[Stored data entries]
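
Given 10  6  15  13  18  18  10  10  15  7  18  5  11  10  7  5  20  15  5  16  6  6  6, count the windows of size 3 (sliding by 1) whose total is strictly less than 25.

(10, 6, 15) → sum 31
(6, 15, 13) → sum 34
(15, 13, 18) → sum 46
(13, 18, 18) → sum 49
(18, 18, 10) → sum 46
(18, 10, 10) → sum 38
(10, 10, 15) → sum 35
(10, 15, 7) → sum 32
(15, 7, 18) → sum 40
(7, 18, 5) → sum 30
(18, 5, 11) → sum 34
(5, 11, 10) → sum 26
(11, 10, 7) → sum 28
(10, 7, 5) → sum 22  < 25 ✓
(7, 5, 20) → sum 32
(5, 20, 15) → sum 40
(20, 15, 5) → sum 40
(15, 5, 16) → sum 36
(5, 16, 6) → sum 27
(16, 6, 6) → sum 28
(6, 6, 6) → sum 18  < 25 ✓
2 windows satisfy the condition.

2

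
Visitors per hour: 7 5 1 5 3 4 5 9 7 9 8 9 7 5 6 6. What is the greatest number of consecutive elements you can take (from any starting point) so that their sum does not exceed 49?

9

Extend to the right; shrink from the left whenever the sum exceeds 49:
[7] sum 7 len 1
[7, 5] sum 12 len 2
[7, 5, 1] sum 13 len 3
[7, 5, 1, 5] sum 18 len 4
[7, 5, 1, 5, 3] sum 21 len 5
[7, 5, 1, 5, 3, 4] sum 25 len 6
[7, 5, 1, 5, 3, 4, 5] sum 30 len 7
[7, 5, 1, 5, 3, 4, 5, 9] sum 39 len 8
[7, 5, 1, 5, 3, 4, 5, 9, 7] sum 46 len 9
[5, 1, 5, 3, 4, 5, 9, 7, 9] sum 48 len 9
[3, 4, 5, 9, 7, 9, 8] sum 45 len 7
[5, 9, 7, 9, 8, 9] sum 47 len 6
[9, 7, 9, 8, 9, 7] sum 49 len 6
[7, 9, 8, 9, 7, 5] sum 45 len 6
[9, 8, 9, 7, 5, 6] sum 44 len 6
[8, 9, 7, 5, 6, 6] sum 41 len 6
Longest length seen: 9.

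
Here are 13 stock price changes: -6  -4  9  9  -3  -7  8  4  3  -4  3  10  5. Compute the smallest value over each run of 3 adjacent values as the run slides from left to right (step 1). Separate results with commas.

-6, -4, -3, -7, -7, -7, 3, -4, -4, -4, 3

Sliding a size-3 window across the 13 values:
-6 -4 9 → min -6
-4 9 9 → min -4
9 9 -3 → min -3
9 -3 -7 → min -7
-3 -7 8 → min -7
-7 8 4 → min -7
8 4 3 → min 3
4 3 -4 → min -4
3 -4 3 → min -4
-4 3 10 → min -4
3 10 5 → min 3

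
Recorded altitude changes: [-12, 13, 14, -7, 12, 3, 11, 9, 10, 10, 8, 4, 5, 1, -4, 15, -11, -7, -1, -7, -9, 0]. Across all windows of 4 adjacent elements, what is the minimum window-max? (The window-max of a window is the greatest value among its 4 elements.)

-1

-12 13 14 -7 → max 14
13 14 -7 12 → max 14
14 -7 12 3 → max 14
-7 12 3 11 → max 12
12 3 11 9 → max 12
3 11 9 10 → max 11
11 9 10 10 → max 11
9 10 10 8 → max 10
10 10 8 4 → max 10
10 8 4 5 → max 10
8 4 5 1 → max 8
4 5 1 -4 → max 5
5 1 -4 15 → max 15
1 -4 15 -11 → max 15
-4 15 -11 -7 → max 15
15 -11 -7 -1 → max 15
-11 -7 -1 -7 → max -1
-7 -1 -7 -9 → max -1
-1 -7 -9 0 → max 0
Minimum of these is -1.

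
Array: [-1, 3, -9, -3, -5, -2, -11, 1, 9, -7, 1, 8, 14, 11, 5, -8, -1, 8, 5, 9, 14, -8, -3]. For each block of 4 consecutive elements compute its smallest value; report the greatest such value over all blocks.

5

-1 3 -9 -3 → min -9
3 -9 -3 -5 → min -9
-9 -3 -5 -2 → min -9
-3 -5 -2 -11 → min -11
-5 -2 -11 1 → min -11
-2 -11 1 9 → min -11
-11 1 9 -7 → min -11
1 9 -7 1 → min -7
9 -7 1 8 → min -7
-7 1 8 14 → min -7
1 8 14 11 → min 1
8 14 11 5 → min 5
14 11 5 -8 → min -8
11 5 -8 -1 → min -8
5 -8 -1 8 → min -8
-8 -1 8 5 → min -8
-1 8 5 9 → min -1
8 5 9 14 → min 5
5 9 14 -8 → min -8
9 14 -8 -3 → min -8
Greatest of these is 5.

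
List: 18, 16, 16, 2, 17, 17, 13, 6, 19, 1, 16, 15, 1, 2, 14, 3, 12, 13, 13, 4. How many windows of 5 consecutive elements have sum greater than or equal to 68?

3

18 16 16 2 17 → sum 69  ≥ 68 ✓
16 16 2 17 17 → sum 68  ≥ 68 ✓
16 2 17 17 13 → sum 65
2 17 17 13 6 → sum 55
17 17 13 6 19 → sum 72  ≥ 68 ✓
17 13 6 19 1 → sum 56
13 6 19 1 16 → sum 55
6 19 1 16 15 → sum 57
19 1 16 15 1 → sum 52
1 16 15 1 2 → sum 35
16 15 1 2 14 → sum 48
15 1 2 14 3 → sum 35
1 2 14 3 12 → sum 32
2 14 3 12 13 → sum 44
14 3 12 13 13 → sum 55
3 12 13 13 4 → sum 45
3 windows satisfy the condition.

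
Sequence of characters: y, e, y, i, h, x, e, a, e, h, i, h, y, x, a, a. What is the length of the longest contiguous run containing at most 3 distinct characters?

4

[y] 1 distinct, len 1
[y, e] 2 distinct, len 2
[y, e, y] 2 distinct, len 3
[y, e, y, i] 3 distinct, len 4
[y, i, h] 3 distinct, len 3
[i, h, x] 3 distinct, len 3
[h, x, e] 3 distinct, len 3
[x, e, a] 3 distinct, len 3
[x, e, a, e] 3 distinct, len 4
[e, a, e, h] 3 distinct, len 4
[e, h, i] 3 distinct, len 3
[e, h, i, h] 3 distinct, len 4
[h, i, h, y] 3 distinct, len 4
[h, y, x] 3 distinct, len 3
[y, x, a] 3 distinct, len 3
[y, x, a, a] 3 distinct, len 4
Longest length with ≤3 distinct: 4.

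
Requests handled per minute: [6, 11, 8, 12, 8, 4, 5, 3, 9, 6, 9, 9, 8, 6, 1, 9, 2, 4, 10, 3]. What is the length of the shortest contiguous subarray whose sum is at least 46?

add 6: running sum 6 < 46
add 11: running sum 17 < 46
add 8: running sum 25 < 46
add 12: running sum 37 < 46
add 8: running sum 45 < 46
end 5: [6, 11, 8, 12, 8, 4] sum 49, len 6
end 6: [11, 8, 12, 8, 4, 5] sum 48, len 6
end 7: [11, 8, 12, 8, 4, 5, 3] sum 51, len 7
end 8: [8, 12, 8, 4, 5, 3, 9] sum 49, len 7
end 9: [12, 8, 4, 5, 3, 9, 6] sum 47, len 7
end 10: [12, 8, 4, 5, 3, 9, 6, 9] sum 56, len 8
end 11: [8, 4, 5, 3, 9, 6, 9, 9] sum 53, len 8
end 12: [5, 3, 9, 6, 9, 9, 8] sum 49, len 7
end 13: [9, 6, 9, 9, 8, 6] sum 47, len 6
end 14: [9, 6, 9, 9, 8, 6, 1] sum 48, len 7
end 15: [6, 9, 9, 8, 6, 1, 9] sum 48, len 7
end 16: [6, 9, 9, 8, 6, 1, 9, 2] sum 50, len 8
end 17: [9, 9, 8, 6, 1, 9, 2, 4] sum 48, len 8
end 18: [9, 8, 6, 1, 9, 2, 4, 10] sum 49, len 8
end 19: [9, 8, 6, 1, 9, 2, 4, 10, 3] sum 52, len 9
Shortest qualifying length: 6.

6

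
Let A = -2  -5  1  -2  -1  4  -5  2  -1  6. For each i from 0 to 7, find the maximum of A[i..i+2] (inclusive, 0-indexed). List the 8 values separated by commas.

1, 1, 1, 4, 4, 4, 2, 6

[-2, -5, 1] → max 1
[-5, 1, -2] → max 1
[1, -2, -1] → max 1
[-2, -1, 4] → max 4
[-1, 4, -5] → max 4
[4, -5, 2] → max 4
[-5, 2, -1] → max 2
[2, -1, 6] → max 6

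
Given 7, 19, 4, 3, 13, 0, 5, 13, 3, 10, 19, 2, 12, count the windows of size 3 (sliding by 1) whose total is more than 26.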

Try it:
Start with the line that contains "Requests handled per", end with the last line of the entries, and please retype every line in that span exactly, with no others.

Written solution:
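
Requests handled per minute: [6, 11, 8, 12, 8, 4, 5, 3, 9, 6, 9, 9, 8, 6, 1, 9, 2, 4, 10, 3]. What is the length of the shortest contiguous subarray whose sum is at least 46?

add 6: running sum 6 < 46
add 11: running sum 17 < 46
add 8: running sum 25 < 46
add 12: running sum 37 < 46
add 8: running sum 45 < 46
end 5: [6, 11, 8, 12, 8, 4] sum 49, len 6
end 6: [11, 8, 12, 8, 4, 5] sum 48, len 6
end 7: [11, 8, 12, 8, 4, 5, 3] sum 51, len 7
end 8: [8, 12, 8, 4, 5, 3, 9] sum 49, len 7
end 9: [12, 8, 4, 5, 3, 9, 6] sum 47, len 7
end 10: [12, 8, 4, 5, 3, 9, 6, 9] sum 56, len 8
end 11: [8, 4, 5, 3, 9, 6, 9, 9] sum 53, len 8
end 12: [5, 3, 9, 6, 9, 9, 8] sum 49, len 7
end 13: [9, 6, 9, 9, 8, 6] sum 47, len 6
end 14: [9, 6, 9, 9, 8, 6, 1] sum 48, len 7
end 15: [6, 9, 9, 8, 6, 1, 9] sum 48, len 7
end 16: [6, 9, 9, 8, 6, 1, 9, 2] sum 50, len 8
end 17: [9, 9, 8, 6, 1, 9, 2, 4] sum 48, len 8
end 18: [9, 8, 6, 1, 9, 2, 4, 10] sum 49, len 8
end 19: [9, 8, 6, 1, 9, 2, 4, 10, 3] sum 52, len 9
Shortest qualifying length: 6.

6

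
Let A = -2  -5  1  -2  -1  4  -5  2  -1  6. For each i from 0 to 7, find the maximum of A[i..i+2] (inclusive, 0-indexed). List the 8 values separated by commas.

1, 1, 1, 4, 4, 4, 2, 6

[-2, -5, 1] → max 1
[-5, 1, -2] → max 1
[1, -2, -1] → max 1
[-2, -1, 4] → max 4
[-1, 4, -5] → max 4
[4, -5, 2] → max 4
[-5, 2, -1] → max 2
[2, -1, 6] → max 6

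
Given 7, 19, 4, 3, 13, 0, 5, 13, 3, 10, 19, 2, 12, count the windows of size 3 (sliding by 1) whose total is more than 26.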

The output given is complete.